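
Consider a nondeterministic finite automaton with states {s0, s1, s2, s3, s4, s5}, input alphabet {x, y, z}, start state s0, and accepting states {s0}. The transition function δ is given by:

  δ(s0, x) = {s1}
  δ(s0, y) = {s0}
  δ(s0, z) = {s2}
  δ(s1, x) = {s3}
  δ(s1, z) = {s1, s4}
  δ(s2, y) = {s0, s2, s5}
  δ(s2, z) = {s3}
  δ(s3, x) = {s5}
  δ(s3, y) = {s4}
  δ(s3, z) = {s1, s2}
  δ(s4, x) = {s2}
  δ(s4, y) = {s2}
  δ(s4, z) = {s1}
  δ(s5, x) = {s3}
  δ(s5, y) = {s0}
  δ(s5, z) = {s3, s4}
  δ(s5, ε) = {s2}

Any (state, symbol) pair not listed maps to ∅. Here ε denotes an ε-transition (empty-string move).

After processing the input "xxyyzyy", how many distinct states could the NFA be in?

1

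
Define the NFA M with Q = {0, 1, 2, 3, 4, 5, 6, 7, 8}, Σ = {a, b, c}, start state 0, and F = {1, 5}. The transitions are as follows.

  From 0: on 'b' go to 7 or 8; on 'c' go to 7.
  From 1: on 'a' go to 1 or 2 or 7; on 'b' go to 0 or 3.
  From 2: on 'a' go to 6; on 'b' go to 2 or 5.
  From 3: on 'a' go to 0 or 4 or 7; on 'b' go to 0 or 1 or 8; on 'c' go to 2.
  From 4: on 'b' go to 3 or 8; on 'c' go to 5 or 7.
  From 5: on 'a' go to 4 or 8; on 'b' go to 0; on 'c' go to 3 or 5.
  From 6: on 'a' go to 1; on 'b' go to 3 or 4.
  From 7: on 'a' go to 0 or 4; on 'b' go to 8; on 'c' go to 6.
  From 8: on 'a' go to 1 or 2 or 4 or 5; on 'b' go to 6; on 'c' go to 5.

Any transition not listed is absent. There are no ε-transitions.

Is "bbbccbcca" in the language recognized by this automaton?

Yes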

-------

### ABOUT THIS EXERCISE:
Begin with the line that contains "From 4: on 'b'" and print each line exactly until the data ends, including the last line.

### ANSWER BOX:
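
  From 4: on 'b' go to 3 or 8; on 'c' go to 5 or 7.
  From 5: on 'a' go to 4 or 8; on 'b' go to 0; on 'c' go to 3 or 5.
  From 6: on 'a' go to 1; on 'b' go to 3 or 4.
  From 7: on 'a' go to 0 or 4; on 'b' go to 8; on 'c' go to 6.
  From 8: on 'a' go to 1 or 2 or 4 or 5; on 'b' go to 6; on 'c' go to 5.

Any transition not listed is absent. There are no ε-transitions.

Is "bbbccbcca" in the language recognized by this automaton?

Yes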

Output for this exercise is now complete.